- _Exercise objective_
Return the data in full, exactly as it was written.

Collected data:
--*--

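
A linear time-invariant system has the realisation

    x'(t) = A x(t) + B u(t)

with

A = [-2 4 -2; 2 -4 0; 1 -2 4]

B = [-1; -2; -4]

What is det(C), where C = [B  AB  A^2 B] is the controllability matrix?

2844

AB = [[2], [6], [-13]]
A^2B = [[46], [-20], [-62]]
Controllability matrix C = [B  AB  A^2B] = [[-1, 2, 46], [-2, 6, -20], [-4, -13, -62]]
Expanding along the first row, det(C) = (-1)·(6·(-62) - (-20)·(-13)) - 2·((-2)·(-62) - (-20)·(-4)) + 46·((-2)·(-13) - 6·(-4)) = (-1)·(-632) - 2·44 + 46·50 = 2844
Since det(C) ≠ 0, rank(C) = 3 and the system is completely controllable.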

--*--

- _Written answer_
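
A linear time-invariant system has the realisation

    x'(t) = A x(t) + B u(t)

with

A = [-2 4 -2; 2 -4 0; 1 -2 4]

B = [-1; -2; -4]

What is det(C), where C = [B  AB  A^2 B] is the controllability matrix?

2844

AB = [[2], [6], [-13]]
A^2B = [[46], [-20], [-62]]
Controllability matrix C = [B  AB  A^2B] = [[-1, 2, 46], [-2, 6, -20], [-4, -13, -62]]
Expanding along the first row, det(C) = (-1)·(6·(-62) - (-20)·(-13)) - 2·((-2)·(-62) - (-20)·(-4)) + 46·((-2)·(-13) - 6·(-4)) = (-1)·(-632) - 2·44 + 46·50 = 2844
Since det(C) ≠ 0, rank(C) = 3 and the system is completely controllable.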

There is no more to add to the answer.